**Work item:**
Print every record exactly, with nothing added or left out.

*** Data extract ***

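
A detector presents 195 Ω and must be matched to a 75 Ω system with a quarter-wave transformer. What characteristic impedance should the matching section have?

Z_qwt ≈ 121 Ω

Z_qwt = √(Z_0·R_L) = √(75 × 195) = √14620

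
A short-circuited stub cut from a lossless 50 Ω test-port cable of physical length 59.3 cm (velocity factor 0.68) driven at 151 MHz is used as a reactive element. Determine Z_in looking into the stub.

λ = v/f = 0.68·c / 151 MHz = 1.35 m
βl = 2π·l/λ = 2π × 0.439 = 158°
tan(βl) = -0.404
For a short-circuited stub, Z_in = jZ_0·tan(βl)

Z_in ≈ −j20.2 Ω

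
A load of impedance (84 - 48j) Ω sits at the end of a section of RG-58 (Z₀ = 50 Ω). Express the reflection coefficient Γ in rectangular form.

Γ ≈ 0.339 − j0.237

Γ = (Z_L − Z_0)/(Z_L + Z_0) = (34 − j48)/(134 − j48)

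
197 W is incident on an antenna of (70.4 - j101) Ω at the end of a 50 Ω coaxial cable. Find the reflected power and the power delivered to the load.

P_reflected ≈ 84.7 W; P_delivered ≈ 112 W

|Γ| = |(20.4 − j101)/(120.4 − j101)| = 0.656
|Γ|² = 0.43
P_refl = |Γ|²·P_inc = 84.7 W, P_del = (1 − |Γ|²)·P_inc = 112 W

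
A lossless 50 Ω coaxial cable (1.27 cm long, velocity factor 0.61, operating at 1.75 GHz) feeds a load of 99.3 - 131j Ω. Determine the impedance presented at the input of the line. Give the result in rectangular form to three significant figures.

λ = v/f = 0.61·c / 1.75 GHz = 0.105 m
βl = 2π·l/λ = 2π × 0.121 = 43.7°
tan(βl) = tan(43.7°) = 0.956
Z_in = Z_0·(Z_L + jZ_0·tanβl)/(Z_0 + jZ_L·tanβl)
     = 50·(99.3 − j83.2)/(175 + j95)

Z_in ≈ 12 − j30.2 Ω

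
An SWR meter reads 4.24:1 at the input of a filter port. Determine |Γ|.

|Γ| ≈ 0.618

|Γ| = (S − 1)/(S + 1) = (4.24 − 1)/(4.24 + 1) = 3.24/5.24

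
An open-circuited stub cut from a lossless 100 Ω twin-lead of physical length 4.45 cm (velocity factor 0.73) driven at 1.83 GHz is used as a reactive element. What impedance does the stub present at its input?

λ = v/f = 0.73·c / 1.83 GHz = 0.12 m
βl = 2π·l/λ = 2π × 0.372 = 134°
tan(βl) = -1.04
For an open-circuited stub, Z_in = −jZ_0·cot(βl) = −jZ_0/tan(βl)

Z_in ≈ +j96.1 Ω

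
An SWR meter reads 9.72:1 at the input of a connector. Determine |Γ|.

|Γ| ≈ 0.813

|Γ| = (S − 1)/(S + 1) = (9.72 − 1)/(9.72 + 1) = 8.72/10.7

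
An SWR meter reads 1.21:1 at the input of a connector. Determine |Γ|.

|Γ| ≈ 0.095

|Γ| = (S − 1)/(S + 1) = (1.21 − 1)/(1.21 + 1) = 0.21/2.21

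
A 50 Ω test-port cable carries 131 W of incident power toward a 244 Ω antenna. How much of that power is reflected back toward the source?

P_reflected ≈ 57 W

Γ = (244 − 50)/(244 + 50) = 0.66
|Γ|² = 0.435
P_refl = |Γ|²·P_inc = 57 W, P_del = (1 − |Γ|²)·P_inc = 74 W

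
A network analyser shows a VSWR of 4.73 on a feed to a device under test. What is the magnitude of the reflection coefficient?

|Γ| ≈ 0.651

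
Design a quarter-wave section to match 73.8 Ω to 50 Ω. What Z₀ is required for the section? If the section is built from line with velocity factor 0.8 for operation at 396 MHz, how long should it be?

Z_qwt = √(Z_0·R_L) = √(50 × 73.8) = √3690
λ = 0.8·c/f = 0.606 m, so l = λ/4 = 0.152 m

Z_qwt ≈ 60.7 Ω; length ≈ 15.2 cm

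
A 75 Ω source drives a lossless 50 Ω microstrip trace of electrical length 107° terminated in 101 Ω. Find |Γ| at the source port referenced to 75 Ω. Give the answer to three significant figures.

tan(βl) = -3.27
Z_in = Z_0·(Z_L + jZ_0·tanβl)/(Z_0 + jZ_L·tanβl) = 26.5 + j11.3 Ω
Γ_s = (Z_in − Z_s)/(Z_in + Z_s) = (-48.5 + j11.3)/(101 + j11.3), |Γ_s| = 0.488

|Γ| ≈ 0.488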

***

**Answer section:**
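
A detector presents 195 Ω and must be matched to a 75 Ω system with a quarter-wave transformer. What characteristic impedance should the matching section have?

Z_qwt ≈ 121 Ω

Z_qwt = √(Z_0·R_L) = √(75 × 195) = √14620

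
A short-circuited stub cut from a lossless 50 Ω test-port cable of physical length 59.3 cm (velocity factor 0.68) driven at 151 MHz is used as a reactive element. Determine Z_in looking into the stub.

λ = v/f = 0.68·c / 151 MHz = 1.35 m
βl = 2π·l/λ = 2π × 0.439 = 158°
tan(βl) = -0.404
For a short-circuited stub, Z_in = jZ_0·tan(βl)

Z_in ≈ −j20.2 Ω

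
A load of impedance (84 - 48j) Ω sits at the end of a section of RG-58 (Z₀ = 50 Ω). Express the reflection coefficient Γ in rectangular form.

Γ ≈ 0.339 − j0.237

Γ = (Z_L − Z_0)/(Z_L + Z_0) = (34 − j48)/(134 − j48)

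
197 W is incident on an antenna of (70.4 - j101) Ω at the end of a 50 Ω coaxial cable. Find the reflected power and the power delivered to the load.

P_reflected ≈ 84.7 W; P_delivered ≈ 112 W

|Γ| = |(20.4 − j101)/(120.4 − j101)| = 0.656
|Γ|² = 0.43
P_refl = |Γ|²·P_inc = 84.7 W, P_del = (1 − |Γ|²)·P_inc = 112 W

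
A lossless 50 Ω coaxial cable (1.27 cm long, velocity factor 0.61, operating at 1.75 GHz) feeds a load of 99.3 - 131j Ω. Determine the impedance presented at the input of the line. Give the result in rectangular form to three significant figures.

λ = v/f = 0.61·c / 1.75 GHz = 0.105 m
βl = 2π·l/λ = 2π × 0.121 = 43.7°
tan(βl) = tan(43.7°) = 0.956
Z_in = Z_0·(Z_L + jZ_0·tanβl)/(Z_0 + jZ_L·tanβl)
     = 50·(99.3 − j83.2)/(175 + j95)

Z_in ≈ 12 − j30.2 Ω

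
An SWR meter reads 4.24:1 at the input of a filter port. Determine |Γ|.

|Γ| ≈ 0.618

|Γ| = (S − 1)/(S + 1) = (4.24 − 1)/(4.24 + 1) = 3.24/5.24

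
An open-circuited stub cut from a lossless 100 Ω twin-lead of physical length 4.45 cm (velocity factor 0.73) driven at 1.83 GHz is used as a reactive element. What impedance does the stub present at its input?

λ = v/f = 0.73·c / 1.83 GHz = 0.12 m
βl = 2π·l/λ = 2π × 0.372 = 134°
tan(βl) = -1.04
For an open-circuited stub, Z_in = −jZ_0·cot(βl) = −jZ_0/tan(βl)

Z_in ≈ +j96.1 Ω

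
An SWR meter reads 9.72:1 at the input of a connector. Determine |Γ|.

|Γ| ≈ 0.813

|Γ| = (S − 1)/(S + 1) = (9.72 − 1)/(9.72 + 1) = 8.72/10.7

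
An SWR meter reads 1.21:1 at the input of a connector. Determine |Γ|.

|Γ| ≈ 0.095

|Γ| = (S − 1)/(S + 1) = (1.21 − 1)/(1.21 + 1) = 0.21/2.21

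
A 50 Ω test-port cable carries 131 W of incident power toward a 244 Ω antenna. How much of that power is reflected back toward the source?

P_reflected ≈ 57 W

Γ = (244 − 50)/(244 + 50) = 0.66
|Γ|² = 0.435
P_refl = |Γ|²·P_inc = 57 W, P_del = (1 − |Γ|²)·P_inc = 74 W

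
A network analyser shows a VSWR of 4.73 on a feed to a device under test. What is the magnitude of the reflection coefficient?

|Γ| ≈ 0.651

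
Design a quarter-wave section to match 73.8 Ω to 50 Ω. What Z₀ is required for the section? If the section is built from line with velocity factor 0.8 for operation at 396 MHz, how long should it be?

Z_qwt = √(Z_0·R_L) = √(50 × 73.8) = √3690
λ = 0.8·c/f = 0.606 m, so l = λ/4 = 0.152 m

Z_qwt ≈ 60.7 Ω; length ≈ 15.2 cm

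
A 75 Ω source drives a lossless 50 Ω microstrip trace of electrical length 107° terminated in 101 Ω. Find |Γ| at the source port referenced to 75 Ω. Give the answer to three significant figures.

tan(βl) = -3.27
Z_in = Z_0·(Z_L + jZ_0·tanβl)/(Z_0 + jZ_L·tanβl) = 26.5 + j11.3 Ω
Γ_s = (Z_in − Z_s)/(Z_in + Z_s) = (-48.5 + j11.3)/(101 + j11.3), |Γ_s| = 0.488

|Γ| ≈ 0.488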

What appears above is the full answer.